• [PROBLEM DESCRIPTION]
Once every line in the data below has been checked for "sliding", give the number of lines that hold it, and only that.

::::::

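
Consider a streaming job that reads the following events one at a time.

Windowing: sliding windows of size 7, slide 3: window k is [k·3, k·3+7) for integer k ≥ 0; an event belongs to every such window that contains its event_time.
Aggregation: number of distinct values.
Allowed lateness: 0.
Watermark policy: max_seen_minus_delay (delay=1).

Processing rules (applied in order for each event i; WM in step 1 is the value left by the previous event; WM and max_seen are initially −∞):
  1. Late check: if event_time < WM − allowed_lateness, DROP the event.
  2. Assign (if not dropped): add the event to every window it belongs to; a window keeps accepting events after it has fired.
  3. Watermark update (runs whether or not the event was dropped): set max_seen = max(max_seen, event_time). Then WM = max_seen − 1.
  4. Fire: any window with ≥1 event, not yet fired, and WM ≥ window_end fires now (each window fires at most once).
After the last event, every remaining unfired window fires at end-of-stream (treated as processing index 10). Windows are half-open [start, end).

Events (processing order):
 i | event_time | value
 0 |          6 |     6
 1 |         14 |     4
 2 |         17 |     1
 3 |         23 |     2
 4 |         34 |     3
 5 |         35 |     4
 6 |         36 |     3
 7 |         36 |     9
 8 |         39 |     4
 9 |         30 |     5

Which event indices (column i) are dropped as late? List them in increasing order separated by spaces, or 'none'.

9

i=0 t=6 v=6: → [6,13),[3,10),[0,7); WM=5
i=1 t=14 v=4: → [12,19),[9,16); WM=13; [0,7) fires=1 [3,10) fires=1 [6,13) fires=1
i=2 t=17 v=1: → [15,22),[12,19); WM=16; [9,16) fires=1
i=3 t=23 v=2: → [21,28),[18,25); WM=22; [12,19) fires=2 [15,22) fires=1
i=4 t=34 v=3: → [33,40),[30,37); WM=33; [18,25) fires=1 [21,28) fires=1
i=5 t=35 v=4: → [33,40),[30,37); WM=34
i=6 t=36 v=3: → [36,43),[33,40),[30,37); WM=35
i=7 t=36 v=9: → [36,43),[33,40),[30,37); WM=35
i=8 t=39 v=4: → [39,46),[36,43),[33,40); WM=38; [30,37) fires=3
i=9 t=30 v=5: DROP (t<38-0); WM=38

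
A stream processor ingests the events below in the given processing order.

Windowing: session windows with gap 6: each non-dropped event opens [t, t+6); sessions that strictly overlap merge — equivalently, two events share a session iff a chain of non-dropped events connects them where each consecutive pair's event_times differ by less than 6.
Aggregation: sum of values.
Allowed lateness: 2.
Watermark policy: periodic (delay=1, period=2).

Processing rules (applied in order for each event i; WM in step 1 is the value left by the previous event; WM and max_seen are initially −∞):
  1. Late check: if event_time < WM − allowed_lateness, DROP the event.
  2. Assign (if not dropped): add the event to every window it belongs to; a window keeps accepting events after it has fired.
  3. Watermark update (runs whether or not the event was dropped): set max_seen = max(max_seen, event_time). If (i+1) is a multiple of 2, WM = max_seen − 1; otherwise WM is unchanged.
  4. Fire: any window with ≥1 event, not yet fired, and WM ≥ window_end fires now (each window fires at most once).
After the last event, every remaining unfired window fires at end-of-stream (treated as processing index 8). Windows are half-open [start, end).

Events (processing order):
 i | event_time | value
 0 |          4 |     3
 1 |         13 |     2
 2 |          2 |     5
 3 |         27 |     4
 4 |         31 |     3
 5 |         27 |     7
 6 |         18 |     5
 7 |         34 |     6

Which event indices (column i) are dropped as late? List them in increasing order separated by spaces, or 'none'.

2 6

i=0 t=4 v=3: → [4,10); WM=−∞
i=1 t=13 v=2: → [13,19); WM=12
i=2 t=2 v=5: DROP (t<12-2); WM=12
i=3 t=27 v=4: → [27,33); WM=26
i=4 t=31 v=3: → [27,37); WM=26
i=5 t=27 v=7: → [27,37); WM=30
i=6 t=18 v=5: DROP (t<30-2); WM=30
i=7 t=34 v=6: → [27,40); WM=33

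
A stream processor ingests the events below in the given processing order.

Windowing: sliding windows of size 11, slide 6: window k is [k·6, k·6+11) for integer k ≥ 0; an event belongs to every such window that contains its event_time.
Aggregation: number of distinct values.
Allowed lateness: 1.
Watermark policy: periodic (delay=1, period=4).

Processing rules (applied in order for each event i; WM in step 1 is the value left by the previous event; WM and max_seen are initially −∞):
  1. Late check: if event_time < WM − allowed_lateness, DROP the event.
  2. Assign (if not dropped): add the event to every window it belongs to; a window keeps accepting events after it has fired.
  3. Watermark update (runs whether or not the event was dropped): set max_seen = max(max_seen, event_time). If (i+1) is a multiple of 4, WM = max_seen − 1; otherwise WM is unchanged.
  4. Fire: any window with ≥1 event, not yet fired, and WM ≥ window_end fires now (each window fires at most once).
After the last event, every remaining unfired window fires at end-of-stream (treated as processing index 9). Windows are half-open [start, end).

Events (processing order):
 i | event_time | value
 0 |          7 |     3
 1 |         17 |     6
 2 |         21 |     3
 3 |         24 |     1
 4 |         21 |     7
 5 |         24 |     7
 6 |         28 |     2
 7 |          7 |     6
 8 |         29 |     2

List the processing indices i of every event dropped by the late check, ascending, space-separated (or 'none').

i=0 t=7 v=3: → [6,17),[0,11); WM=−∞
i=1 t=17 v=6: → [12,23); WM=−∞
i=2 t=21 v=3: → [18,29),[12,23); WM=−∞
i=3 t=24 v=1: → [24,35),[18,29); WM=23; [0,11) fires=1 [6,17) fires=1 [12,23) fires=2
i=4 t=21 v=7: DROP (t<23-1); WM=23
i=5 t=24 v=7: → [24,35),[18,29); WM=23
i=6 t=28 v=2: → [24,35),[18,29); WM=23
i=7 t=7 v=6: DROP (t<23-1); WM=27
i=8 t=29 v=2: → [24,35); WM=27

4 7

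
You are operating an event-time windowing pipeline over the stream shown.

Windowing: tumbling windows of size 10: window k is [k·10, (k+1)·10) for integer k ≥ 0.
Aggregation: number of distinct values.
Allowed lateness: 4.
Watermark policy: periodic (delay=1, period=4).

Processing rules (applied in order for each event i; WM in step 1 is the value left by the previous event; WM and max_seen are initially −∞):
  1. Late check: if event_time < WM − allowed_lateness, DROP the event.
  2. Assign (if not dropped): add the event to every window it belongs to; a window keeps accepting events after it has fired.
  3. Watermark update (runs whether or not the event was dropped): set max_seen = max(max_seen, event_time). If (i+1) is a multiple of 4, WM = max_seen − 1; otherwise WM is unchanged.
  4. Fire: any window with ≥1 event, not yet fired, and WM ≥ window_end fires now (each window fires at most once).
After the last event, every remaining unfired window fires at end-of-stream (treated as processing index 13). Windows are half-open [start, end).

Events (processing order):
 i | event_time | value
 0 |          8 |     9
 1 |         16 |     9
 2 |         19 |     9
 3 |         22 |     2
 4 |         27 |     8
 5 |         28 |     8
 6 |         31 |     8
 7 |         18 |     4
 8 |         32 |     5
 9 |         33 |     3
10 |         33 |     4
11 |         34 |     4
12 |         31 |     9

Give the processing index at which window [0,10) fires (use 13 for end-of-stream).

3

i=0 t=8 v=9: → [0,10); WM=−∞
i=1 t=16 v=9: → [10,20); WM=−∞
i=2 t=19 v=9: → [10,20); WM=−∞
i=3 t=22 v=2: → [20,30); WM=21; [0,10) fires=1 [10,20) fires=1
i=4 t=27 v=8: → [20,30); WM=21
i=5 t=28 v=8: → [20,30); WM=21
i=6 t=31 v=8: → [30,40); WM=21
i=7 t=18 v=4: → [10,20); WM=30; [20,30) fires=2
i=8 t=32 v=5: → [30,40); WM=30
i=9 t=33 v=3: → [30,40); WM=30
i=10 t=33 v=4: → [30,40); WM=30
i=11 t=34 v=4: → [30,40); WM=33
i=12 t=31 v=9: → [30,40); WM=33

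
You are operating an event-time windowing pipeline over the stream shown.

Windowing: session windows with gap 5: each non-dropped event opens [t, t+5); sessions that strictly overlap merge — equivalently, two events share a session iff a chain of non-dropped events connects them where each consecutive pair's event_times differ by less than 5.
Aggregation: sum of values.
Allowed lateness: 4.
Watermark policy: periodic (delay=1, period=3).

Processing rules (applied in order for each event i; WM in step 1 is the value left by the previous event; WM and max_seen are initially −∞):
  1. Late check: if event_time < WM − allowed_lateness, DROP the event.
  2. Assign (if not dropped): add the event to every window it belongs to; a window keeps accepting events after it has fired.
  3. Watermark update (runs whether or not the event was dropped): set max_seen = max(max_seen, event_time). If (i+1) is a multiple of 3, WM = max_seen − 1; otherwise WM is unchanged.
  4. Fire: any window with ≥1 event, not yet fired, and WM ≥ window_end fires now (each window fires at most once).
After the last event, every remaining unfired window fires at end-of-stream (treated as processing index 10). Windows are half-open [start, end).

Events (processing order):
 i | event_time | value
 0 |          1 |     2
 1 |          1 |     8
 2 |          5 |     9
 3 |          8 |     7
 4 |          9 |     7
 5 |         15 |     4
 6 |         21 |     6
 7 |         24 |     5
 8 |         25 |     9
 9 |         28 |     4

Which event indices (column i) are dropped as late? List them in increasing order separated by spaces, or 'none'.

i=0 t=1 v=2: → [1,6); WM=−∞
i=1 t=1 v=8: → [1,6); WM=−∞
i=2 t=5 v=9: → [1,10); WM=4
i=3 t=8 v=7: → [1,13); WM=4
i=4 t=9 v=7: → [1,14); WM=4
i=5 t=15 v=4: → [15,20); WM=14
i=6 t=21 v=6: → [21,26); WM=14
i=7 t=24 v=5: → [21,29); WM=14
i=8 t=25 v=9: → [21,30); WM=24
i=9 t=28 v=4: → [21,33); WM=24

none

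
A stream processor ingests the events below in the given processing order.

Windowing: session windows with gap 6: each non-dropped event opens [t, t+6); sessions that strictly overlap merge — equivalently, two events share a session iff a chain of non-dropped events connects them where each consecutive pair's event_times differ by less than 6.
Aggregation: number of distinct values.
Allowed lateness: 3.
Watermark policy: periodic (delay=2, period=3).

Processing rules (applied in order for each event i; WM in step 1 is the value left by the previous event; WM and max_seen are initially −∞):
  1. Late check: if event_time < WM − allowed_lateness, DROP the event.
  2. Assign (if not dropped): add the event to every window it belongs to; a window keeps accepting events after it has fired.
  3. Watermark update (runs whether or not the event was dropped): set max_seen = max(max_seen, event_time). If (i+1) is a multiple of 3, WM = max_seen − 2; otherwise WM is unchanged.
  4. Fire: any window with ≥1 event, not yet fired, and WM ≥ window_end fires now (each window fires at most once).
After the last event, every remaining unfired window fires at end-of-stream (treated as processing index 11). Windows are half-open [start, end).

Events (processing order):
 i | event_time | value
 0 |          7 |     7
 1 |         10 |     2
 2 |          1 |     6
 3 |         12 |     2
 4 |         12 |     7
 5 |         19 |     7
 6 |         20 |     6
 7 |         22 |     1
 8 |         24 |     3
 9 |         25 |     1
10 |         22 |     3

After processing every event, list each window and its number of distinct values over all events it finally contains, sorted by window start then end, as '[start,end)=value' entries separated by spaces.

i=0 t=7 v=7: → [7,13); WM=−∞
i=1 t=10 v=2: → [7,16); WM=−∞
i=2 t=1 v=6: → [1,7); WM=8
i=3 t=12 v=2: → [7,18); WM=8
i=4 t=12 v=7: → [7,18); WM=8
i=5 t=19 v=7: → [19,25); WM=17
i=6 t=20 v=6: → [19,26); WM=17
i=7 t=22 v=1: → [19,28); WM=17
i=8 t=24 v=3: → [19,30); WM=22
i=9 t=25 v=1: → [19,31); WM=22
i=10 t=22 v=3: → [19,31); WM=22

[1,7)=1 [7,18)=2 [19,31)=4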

::::::

• [FINAL ANSWER]
2